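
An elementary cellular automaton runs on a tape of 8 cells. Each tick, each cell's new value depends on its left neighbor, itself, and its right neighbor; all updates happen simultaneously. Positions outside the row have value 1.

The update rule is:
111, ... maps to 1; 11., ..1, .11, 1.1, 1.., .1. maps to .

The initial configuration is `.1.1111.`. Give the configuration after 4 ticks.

....11..
.11.....
....111.
.11..1..

.11..1..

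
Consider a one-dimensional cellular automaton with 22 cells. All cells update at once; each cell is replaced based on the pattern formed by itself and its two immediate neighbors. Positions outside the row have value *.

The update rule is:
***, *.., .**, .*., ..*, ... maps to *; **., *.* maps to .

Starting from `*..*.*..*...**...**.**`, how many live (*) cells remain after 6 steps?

step 1: .***.********.****..**
step 2: .**..*******..***.****
step 3: .*.********.****..****
step 4: .*.*******..***.******
step 5: .*.******.****..******
step 6: .*.*****..***.********
count of *: 17

17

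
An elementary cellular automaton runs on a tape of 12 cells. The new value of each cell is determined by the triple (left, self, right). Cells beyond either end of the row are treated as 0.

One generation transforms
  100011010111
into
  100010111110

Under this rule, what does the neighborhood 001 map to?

At position 3 the neighborhood is 001; the next row has 0 there.

0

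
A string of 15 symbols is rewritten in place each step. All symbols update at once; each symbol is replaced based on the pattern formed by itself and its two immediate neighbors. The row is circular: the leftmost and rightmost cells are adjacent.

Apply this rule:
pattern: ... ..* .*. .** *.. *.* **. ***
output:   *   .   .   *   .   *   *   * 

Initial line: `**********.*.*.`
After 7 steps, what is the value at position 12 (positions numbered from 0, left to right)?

step 1: ***********.*.*
step 2: ************.**
step 3: ***************
step 4: ***************  (fixed point — unchanged through step 7)
position 12 holds *

*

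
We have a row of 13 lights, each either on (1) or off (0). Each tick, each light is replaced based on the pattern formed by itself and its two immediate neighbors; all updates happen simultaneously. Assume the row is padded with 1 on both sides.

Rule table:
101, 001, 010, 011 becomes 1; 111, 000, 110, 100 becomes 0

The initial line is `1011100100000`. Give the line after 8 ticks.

0000011011011

0110001100001
1100011000011
0000110000110
0001100001101
0011000011011
0110000110110
1100001101101
0000011011011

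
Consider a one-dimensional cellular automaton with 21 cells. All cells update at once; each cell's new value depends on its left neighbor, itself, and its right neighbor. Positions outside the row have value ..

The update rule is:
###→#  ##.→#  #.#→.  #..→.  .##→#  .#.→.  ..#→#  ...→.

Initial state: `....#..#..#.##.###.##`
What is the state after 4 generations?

...#..#..#..##.###.##
..#..#..#..###.###.##
.#..#..#..####.###.##
#..#..#..#####.###.##

#..#..#..#####.###.##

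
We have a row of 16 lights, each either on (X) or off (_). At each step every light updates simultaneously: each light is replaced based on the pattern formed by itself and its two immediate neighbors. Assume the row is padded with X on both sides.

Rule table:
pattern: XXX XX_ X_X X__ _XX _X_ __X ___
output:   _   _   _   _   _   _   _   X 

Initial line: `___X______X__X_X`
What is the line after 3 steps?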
*-*-*
Please reproduce all of the entries above exactly as they appear.

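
An elementary cellular automaton runs on a tape of 8 cells. Each tick, each cell's new value depends on its left neighbor, itself, and its right neighbor; all updates happen simultaneously. Positions outside the row have value 1.

The update rule is:
111, ... maps to 1; 11., ..1, .11, 1.1, 1.., .1. maps to .

The initial configuration is `.1.1111.`. Give the configuration after 4 ticks.

....11..
.11.....
....111.
.11..1..

.11..1..

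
Consider a one-dimensional cellular automaton with 22 cells. All cells update at once; each cell is replaced based on the pattern formed by itself and its two immediate neighbors. Positions outside the row have value *.

The update rule is:
***, *.., .**, .*., ..*, ... maps to *; **., *.* maps to .

Starting from `*..*.*..*...**...**.**`, how many live (*) cells remain after 6 steps?

step 1: .***.********.****..**
step 2: .**..*******..***.****
step 3: .*.********.****..****
step 4: .*.*******..***.******
step 5: .*.******.****..******
step 6: .*.*****..***.********
count of *: 17

17

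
An elementary cellular automaton runs on a tape of 12 cells. The new value of each cell is determined by the triple (left, self, right). Cells beyond either end of the row are treated as 0.

One generation transforms
  100011010111
into
  100010111110

Under this rule, what does the neighborhood 001 map to?

At position 3 the neighborhood is 001; the next row has 0 there.

0

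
A string of 15 symbols is rewritten in place each step. All symbols update at once; each symbol is replaced based on the pattern formed by itself and its two immediate neighbors. The row is circular: the leftmost and rightmost cells are adjacent.

Apply this rule:
pattern: ... ..* .*. .** *.. *.* **. ***
output:   *   .   .   *   .   *   *   * 

Initial line: `**********.*.*.`
After 7 steps, what is the value at position 12 (positions numbered from 0, left to right)?

step 1: ***********.*.*
step 2: ************.**
step 3: ***************
step 4: ***************  (fixed point — unchanged through step 7)
position 12 holds *

*

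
We have a row of 13 lights, each either on (1) or off (0). Each tick, each light is replaced based on the pattern formed by itself and its two immediate neighbors; all updates happen simultaneously. Assume the row is padded with 1 on both sides.

Rule table:
101, 001, 010, 011 becomes 1; 111, 000, 110, 100 becomes 0

The initial line is `1011100100000`. Give the line after 8 ticks.

0000011011011

0110001100001
1100011000011
0000110000110
0001100001101
0011000011011
0110000110110
1100001101101
0000011011011

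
Consider a one-dimensional cellular automaton with 21 cells. All cells update at once; each cell's new value depends on its left neighbor, itself, and its right neighbor. Positions outside the row have value ..

The update rule is:
###→#  ##.→#  #.#→.  #..→.  .##→#  .#.→.  ..#→#  ...→.

Initial state: `....#..#..#.##.###.##`
What is the state after 4 generations?

...#..#..#..##.###.##
..#..#..#..###.###.##
.#..#..#..####.###.##
#..#..#..#####.###.##

#..#..#..#####.###.##

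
We have a row of 16 lights, each either on (X) or off (_). At each step every light updates simultaneously: each light is replaced based on the pattern formed by itself and its two immediate neighbors. Assume the row is padded with X on both sides.

Rule table:
pattern: XXX XX_ X_X X__ _XX _X_ __X ___
output:   _   _   _   _   _   _   _   X 

Initial line: `___X______X__X_X`
What is the line after 3 steps?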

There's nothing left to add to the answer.